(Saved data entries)

=====

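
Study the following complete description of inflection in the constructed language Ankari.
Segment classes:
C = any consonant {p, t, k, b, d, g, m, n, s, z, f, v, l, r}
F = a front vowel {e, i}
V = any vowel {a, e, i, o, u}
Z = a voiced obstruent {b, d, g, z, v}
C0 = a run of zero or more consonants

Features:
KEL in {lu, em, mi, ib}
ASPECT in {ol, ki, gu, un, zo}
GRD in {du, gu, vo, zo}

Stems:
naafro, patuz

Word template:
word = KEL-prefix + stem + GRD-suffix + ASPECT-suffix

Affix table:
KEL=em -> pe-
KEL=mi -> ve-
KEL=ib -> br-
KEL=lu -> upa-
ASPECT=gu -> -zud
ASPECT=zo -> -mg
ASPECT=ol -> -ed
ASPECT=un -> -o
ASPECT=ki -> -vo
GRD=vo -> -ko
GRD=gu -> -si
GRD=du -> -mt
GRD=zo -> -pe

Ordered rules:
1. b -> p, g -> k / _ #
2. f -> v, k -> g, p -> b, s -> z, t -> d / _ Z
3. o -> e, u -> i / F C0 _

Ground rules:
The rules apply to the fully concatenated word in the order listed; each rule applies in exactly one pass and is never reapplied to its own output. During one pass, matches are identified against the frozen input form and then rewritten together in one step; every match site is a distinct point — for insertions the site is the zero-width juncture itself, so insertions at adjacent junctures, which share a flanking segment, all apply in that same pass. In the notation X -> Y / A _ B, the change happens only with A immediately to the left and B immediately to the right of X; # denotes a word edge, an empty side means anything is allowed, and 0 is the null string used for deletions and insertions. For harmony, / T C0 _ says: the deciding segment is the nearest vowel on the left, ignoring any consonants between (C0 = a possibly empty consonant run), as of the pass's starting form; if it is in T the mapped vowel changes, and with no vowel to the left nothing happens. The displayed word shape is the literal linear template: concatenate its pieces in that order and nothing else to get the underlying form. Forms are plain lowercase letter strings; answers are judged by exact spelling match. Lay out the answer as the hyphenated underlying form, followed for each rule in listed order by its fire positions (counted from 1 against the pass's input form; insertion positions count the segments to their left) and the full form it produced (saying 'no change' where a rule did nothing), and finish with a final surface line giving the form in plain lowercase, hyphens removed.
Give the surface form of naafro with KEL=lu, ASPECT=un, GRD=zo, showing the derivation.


underlying: upa-naafro-pe-o
1. b -> p, g -> k / _ #: no change
2. f -> v, k -> g, p -> b, s -> z, t -> d / _ Z: no change
3. o -> e, u -> i / F C0 _: fires at position(s) 12: upanaafropee
surface: upanaafropee


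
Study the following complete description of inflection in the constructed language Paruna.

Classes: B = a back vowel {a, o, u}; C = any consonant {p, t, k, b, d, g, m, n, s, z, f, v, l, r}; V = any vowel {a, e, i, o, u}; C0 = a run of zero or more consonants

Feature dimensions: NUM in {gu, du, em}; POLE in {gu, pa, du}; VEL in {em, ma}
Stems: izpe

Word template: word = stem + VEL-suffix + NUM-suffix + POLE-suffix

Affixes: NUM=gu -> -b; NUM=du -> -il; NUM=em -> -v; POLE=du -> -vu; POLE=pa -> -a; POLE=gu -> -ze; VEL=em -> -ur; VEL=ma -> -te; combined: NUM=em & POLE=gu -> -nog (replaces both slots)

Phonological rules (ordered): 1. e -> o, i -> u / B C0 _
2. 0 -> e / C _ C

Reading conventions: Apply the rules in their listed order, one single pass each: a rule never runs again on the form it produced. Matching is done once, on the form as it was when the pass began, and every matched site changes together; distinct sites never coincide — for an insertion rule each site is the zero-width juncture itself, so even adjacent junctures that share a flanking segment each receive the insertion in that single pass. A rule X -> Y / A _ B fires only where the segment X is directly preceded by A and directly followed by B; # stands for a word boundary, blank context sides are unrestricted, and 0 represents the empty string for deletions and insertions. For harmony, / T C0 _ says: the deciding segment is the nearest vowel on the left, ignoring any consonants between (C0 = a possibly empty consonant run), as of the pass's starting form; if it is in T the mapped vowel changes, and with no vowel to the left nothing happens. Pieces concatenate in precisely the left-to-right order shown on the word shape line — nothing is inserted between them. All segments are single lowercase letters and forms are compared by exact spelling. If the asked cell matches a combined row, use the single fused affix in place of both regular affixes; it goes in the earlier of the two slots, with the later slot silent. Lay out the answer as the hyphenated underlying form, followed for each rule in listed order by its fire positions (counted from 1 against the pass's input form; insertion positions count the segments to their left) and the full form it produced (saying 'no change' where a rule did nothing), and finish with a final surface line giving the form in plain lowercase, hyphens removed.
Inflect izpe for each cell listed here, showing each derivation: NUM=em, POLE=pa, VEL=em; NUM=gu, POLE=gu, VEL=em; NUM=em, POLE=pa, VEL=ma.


cell NUM=em, POLE=pa, VEL=em:
underlying: izpe-ur-v-a
1. e -> o, i -> u / B C0 _: no change
2. 0 -> e / C _ C: inserts after position(s) 2, 6: izepeureva
surface: izepeureva

cell NUM=gu, POLE=gu, VEL=em:
underlying: izpe-ur-b-ze
1. e -> o, i -> u / B C0 _: fires at position(s) 9: izpeurbzo
2. 0 -> e / C _ C: inserts after position(s) 2, 6, 7: izepeurebezo
surface: izepeurebezo

cell NUM=em, POLE=pa, VEL=ma:
underlying: izpe-te-v-a
1. e -> o, i -> u / B C0 _: no change
2. 0 -> e / C _ C: inserts after position(s) 2: izepeteva
surface: izepeteva


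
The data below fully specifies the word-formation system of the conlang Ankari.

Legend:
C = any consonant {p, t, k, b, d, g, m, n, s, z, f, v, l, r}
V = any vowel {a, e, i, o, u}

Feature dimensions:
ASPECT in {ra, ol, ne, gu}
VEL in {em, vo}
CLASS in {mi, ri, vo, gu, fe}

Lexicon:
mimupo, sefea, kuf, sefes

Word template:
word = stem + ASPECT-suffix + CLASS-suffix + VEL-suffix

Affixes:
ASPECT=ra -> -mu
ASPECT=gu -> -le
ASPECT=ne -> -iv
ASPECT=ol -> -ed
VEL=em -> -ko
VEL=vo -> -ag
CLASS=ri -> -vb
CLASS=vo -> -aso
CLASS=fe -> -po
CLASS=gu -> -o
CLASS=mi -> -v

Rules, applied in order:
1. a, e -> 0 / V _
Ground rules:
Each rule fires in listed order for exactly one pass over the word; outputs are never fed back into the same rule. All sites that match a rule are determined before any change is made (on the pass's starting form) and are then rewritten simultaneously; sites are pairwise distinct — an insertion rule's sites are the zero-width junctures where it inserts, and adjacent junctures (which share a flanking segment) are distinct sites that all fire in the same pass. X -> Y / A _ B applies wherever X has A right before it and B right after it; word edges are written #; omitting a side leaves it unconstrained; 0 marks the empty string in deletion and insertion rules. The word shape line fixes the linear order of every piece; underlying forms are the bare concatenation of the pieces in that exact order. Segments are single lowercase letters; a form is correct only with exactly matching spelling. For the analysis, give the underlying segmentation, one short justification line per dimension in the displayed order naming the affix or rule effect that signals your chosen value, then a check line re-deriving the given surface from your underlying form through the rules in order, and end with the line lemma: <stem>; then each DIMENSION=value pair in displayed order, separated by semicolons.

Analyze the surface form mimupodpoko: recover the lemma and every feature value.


underlying: mimupo-ed-po-ko
ASPECT=ol - signalled by the affix -ed
VEL=em - signalled by the affix -ko
CLASS=fe - signalled by the affix -po
check: mimupoedpoko -> mimupodpoko
lemma: mimupo; ASPECT=ol; VEL=em; CLASS=fe


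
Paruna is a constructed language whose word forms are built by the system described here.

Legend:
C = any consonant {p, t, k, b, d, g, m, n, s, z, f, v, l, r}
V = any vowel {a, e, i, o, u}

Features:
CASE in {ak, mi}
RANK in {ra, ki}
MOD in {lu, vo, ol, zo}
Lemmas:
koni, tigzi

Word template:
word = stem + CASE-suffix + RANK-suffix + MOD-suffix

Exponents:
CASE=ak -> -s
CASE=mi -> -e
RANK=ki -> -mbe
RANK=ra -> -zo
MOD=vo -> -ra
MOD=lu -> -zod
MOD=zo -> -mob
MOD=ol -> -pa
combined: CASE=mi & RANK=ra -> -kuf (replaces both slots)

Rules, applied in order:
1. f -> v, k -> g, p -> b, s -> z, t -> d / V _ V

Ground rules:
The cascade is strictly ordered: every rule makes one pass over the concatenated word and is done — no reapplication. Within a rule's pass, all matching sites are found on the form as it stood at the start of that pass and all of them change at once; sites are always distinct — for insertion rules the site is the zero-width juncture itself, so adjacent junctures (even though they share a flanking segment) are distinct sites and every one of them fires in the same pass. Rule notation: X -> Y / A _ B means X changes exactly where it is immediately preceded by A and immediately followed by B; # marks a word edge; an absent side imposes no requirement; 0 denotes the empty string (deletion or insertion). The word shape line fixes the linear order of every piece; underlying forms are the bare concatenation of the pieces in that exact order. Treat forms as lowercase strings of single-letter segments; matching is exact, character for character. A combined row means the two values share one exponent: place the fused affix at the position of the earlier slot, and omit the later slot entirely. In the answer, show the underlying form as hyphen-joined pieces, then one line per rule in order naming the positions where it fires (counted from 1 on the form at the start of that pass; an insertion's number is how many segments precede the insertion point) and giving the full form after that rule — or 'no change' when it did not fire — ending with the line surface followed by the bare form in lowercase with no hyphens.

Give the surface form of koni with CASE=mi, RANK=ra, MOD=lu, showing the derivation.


underlying: koni-kuf-zod
1. f -> v, k -> g, p -> b, s -> z, t -> d / V _ V: fires at position(s) 5: konigufzod
surface: konigufzod


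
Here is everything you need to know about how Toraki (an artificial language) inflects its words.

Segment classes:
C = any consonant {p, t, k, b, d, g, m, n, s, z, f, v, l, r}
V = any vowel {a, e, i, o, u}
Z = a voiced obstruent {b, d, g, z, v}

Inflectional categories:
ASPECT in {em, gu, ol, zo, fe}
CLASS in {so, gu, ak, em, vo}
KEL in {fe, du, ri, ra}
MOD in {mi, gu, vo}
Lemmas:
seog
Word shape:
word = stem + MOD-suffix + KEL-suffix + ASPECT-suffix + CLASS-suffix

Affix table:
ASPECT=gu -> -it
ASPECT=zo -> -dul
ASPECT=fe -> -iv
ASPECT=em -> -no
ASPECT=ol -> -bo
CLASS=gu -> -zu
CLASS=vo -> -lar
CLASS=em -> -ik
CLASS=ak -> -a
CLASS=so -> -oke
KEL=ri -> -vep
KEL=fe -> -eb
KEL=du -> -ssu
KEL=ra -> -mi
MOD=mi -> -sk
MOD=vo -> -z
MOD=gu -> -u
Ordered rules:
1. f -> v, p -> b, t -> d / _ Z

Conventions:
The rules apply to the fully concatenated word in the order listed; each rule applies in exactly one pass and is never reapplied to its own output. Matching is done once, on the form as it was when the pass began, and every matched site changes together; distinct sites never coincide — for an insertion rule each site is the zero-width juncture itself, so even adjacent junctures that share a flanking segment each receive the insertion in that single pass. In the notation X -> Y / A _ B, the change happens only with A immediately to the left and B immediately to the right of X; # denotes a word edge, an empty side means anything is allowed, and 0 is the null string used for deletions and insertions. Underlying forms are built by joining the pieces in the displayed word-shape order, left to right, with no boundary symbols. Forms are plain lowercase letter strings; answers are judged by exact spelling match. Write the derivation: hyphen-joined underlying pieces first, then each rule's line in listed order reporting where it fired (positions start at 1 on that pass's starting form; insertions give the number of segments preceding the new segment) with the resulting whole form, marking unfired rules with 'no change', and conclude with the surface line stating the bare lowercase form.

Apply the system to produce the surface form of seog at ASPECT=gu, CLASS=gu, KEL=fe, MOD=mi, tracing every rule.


underlying: seog-sk-eb-it-zu
1. f -> v, p -> b, t -> d / _ Z: fires at position(s) 10: seogskebidzu
surface: seogskebidzu


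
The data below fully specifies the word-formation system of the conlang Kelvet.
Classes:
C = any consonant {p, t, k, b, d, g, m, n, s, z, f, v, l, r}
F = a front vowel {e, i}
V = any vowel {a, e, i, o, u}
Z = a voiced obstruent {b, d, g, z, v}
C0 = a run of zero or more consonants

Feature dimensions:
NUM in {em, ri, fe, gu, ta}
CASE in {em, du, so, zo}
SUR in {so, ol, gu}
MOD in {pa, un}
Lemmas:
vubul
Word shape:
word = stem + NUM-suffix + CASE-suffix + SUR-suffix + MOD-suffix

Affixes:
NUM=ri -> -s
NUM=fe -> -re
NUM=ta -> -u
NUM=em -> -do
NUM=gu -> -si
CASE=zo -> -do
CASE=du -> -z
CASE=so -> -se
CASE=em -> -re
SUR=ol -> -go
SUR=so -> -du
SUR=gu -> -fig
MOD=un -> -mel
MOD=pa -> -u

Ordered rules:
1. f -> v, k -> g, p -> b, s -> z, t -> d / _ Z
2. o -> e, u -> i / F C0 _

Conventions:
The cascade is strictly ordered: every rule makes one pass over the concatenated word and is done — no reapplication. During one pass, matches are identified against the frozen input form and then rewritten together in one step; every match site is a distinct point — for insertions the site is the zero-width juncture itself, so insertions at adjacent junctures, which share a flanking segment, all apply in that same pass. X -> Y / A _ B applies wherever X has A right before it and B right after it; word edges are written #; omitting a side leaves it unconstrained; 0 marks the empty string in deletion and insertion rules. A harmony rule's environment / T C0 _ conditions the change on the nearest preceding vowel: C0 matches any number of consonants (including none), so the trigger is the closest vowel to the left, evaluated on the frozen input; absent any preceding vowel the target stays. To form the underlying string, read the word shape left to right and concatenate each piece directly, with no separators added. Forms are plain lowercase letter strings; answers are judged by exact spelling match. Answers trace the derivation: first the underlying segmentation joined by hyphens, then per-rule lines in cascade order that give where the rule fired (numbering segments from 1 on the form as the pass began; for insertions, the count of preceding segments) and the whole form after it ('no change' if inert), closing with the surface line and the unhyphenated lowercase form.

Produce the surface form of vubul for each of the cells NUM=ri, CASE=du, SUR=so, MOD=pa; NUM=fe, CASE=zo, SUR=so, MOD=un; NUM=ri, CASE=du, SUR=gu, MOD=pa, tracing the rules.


cell NUM=ri, CASE=du, SUR=so, MOD=pa:
underlying: vubul-s-z-du-u
1. f -> v, k -> g, p -> b, s -> z, t -> d / _ Z: fires at position(s) 6: vubulzzduu
2. o -> e, u -> i / F C0 _: no change
surface: vubulzzduu

cell NUM=fe, CASE=zo, SUR=so, MOD=un:
underlying: vubul-re-do-du-mel
1. f -> v, k -> g, p -> b, s -> z, t -> d / _ Z: no change
2. o -> e, u -> i / F C0 _: fires at position(s) 9: vubulrededumel
surface: vubulrededumel

cell NUM=ri, CASE=du, SUR=gu, MOD=pa:
underlying: vubul-s-z-fig-u
1. f -> v, k -> g, p -> b, s -> z, t -> d / _ Z: fires at position(s) 6: vubulzzfigu
2. o -> e, u -> i / F C0 _: fires at position(s) 11: vubulzzfigi
surface: vubulzzfigi


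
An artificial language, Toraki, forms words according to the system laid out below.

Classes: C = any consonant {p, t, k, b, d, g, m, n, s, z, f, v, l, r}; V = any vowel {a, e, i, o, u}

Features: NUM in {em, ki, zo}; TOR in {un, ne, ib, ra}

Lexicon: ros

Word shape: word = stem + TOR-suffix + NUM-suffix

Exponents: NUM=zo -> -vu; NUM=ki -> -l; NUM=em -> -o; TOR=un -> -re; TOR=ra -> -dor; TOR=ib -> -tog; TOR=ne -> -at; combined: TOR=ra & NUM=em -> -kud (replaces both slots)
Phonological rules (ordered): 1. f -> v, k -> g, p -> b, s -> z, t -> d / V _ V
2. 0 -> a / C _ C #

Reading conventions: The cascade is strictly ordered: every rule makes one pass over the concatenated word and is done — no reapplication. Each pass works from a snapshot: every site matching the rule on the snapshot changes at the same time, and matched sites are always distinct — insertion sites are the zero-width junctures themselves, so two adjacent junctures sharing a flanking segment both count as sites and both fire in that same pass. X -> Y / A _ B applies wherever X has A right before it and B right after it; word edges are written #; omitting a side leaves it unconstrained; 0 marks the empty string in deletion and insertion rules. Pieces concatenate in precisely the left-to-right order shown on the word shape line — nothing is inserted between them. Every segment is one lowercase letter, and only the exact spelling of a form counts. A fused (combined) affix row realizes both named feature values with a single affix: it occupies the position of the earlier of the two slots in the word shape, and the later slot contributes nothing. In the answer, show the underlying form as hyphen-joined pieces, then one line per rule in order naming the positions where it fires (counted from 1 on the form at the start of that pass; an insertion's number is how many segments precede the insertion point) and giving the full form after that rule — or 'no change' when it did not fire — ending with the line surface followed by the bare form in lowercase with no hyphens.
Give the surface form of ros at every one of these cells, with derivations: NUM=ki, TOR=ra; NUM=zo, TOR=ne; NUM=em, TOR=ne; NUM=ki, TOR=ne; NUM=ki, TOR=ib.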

=====

**To do:**
Above are the records; copy exactly the lines from the line with "the conlang Ankari." through the line with "CLASS=vo -> -aso", both included.

**Task response:**
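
The data below fully specifies the word-formation system of the conlang Ankari.

Legend:
C = any consonant {p, t, k, b, d, g, m, n, s, z, f, v, l, r}
V = any vowel {a, e, i, o, u}

Feature dimensions:
ASPECT in {ra, ol, ne, gu}
VEL in {em, vo}
CLASS in {mi, ri, vo, gu, fe}

Lexicon:
mimupo, sefea, kuf, sefes

Word template:
word = stem + ASPECT-suffix + CLASS-suffix + VEL-suffix

Affixes:
ASPECT=ra -> -mu
ASPECT=gu -> -le
ASPECT=ne -> -iv
ASPECT=ol -> -ed
VEL=em -> -ko
VEL=vo -> -ag
CLASS=ri -> -vb
CLASS=vo -> -aso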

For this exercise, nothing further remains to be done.